(Working data)
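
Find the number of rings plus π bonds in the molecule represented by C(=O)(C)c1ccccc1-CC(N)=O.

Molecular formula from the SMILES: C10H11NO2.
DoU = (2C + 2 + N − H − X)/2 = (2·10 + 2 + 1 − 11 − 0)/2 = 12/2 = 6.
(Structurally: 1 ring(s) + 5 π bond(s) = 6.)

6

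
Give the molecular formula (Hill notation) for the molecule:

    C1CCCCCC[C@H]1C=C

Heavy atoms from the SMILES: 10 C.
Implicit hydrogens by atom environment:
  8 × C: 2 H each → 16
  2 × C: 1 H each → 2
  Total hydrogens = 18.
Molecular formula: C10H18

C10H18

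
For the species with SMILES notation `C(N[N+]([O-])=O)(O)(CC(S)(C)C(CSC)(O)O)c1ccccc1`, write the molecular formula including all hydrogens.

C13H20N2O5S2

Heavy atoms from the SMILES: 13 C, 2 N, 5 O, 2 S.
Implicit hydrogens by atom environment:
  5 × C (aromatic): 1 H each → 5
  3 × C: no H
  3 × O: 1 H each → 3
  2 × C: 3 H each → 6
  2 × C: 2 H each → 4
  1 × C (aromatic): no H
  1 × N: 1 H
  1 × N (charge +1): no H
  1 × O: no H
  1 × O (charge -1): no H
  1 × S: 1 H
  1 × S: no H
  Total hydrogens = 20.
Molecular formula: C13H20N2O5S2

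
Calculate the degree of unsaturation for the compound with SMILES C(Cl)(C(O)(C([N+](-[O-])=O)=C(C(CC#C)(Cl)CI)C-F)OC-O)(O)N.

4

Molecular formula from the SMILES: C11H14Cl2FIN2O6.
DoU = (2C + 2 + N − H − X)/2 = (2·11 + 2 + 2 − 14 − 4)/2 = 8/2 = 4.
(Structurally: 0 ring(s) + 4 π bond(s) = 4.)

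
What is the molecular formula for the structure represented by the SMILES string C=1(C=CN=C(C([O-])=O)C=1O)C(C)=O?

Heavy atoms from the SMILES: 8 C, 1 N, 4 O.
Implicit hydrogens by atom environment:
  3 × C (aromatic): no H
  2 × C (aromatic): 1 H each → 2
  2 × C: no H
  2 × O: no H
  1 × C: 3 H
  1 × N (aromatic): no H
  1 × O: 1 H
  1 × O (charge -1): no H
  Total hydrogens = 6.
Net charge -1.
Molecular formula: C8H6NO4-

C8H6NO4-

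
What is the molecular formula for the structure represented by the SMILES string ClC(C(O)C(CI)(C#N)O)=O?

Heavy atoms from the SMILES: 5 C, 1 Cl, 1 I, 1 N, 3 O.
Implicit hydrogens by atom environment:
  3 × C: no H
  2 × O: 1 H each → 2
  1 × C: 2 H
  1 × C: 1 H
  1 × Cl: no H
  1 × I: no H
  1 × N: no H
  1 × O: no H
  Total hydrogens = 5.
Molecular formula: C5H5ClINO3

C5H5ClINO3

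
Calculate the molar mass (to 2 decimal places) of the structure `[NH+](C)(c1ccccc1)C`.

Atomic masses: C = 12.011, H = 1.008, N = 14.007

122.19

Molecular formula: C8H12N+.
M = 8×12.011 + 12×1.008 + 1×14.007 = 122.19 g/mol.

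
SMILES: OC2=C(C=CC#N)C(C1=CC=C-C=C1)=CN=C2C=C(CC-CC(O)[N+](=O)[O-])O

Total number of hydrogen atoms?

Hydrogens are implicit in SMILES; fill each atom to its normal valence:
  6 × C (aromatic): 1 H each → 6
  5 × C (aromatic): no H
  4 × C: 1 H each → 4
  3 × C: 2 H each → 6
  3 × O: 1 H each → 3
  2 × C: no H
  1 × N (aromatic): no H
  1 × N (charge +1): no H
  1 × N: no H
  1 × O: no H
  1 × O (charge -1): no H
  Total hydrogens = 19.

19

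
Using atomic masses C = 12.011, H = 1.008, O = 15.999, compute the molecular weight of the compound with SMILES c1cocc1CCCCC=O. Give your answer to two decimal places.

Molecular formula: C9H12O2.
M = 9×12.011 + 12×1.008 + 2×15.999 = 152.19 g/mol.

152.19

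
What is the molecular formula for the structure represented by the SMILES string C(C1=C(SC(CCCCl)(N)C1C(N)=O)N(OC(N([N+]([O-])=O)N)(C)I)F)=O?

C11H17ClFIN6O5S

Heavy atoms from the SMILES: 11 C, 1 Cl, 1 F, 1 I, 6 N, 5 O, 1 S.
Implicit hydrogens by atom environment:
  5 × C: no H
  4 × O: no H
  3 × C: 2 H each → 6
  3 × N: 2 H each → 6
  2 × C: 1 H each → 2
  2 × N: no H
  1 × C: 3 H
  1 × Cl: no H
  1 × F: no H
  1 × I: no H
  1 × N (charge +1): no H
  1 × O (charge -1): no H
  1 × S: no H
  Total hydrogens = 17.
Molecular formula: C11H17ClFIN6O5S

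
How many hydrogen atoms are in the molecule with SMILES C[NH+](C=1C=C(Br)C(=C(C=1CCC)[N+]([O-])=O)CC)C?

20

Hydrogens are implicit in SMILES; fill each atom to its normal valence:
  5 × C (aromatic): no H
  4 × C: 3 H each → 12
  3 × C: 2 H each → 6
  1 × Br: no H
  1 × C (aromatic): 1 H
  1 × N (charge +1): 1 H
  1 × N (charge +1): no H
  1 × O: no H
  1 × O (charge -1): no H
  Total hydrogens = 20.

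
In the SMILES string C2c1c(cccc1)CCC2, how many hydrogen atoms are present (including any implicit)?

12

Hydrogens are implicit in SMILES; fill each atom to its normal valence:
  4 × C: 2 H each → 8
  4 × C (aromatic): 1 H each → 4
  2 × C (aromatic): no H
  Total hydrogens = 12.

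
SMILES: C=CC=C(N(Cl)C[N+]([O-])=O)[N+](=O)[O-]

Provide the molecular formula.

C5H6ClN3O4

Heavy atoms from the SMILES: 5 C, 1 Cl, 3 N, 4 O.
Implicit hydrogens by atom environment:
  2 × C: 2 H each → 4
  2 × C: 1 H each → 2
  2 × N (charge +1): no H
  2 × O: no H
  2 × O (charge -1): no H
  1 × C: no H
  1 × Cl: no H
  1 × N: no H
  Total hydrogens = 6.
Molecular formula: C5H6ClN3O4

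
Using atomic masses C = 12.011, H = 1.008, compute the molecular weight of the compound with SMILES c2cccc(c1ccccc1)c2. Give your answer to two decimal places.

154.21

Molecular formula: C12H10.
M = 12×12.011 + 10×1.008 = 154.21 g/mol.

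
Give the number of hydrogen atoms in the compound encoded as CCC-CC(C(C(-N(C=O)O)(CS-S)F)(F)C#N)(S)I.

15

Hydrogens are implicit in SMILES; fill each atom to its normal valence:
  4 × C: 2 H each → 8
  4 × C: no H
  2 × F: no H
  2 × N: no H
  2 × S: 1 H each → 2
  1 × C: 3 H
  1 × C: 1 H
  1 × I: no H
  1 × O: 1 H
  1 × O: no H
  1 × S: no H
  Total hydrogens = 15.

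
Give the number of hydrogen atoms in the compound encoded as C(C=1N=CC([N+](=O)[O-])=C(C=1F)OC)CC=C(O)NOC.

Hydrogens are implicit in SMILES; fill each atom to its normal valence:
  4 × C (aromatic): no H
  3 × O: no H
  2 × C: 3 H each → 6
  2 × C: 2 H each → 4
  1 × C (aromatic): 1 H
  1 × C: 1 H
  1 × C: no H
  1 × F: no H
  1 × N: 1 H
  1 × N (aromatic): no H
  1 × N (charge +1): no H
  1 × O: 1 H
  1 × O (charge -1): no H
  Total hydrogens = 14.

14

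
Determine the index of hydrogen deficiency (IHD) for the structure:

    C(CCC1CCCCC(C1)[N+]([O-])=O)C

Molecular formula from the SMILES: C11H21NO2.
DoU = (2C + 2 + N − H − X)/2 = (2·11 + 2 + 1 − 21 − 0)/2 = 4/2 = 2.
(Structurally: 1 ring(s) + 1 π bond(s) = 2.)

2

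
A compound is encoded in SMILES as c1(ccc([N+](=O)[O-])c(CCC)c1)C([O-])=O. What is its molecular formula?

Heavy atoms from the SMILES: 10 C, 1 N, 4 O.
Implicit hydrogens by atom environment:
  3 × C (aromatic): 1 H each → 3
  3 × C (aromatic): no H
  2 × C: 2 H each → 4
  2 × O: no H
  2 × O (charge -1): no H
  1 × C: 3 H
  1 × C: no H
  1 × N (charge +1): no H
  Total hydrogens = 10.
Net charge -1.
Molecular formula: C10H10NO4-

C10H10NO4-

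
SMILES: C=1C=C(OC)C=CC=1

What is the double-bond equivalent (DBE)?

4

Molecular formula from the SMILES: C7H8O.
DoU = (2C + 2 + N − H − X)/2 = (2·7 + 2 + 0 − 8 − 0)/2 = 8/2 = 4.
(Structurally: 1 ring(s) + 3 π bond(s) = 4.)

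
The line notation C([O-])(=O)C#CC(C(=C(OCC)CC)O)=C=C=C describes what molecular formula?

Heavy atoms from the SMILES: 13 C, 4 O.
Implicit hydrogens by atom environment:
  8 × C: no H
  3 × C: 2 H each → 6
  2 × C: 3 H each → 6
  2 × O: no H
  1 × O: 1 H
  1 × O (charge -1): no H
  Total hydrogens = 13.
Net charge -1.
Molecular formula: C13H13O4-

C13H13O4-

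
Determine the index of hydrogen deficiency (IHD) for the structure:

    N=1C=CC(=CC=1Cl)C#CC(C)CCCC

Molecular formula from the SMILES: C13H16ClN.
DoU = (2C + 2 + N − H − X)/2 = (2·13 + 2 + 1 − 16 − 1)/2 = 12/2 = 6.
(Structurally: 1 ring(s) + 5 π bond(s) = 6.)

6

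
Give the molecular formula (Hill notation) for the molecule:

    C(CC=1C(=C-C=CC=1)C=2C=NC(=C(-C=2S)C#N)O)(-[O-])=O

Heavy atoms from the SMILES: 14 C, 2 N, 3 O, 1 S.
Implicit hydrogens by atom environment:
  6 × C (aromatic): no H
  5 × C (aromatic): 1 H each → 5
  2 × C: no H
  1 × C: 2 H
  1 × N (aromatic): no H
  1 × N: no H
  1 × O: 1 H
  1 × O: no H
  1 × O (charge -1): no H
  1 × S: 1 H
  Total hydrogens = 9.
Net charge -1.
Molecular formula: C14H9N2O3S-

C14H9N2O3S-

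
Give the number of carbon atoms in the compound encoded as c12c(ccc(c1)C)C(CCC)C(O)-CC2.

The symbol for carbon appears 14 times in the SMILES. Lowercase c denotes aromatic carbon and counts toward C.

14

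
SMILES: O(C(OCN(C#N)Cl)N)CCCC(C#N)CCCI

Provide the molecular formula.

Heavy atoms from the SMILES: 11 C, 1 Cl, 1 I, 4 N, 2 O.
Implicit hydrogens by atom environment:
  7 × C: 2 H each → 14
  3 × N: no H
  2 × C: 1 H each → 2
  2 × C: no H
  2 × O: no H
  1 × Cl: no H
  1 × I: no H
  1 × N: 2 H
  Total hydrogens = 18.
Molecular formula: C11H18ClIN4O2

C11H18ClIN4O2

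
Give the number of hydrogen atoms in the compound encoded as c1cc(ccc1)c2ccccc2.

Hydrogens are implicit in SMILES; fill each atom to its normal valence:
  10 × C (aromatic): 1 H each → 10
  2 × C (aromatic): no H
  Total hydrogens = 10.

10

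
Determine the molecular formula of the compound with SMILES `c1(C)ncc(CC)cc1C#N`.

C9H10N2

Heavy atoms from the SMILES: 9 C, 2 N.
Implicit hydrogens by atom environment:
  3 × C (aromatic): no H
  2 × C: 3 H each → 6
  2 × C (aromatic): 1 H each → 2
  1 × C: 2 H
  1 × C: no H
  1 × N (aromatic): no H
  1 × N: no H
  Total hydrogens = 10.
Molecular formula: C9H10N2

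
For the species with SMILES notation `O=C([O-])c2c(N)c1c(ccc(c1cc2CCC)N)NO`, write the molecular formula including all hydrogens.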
(End Working data)
§ **Task prompt**: Copy only this part of the entries above: the line with "Give the number of carbon", the line with "SMILES: O(C(OCN(C#N)Cl)N)CCCC(C#N)CCCI", and the lines between, all exactly as written.

§ **Output for this task**:
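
Give the number of carbon atoms in the compound encoded as c12c(ccc(c1)C)C(CCC)C(O)-CC2.

The symbol for carbon appears 14 times in the SMILES. Lowercase c denotes aromatic carbon and counts toward C.

14

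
SMILES: O(C(OCN(C#N)Cl)N)CCCC(C#N)CCCI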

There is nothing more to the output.